## TASK ITEM
Each entry has to be copied exactly, with nothing missed.

## ENTRIES PROVIDED
┌──

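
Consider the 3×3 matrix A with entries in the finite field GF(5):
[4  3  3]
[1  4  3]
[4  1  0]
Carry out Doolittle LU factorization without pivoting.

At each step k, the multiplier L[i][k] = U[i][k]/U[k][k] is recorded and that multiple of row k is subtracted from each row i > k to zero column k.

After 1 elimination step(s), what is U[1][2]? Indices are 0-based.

[col 0] pivot 4
  R1 -= 4*R0 → (0, 2, 1)  (L[1][0] := 4)
  R2 -= 1*R0 → (0, 3, 2)  (L[2][0] := 1)

U[1][2] = 1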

└──

## EXERCISE SOLUTION
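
Consider the 3×3 matrix A with entries in the finite field GF(5):
[4  3  3]
[1  4  3]
[4  1  0]
Carry out Doolittle LU factorization without pivoting.

At each step k, the multiplier L[i][k] = U[i][k]/U[k][k] is recorded and that multiple of row k is subtracted from each row i > k to zero column k.

After 1 elimination step(s), what is U[1][2]? Indices are 0-based.

[col 0] pivot 4
  R1 -= 4*R0 → (0, 2, 1)  (L[1][0] := 4)
  R2 -= 1*R0 → (0, 3, 2)  (L[2][0] := 1)

U[1][2] = 1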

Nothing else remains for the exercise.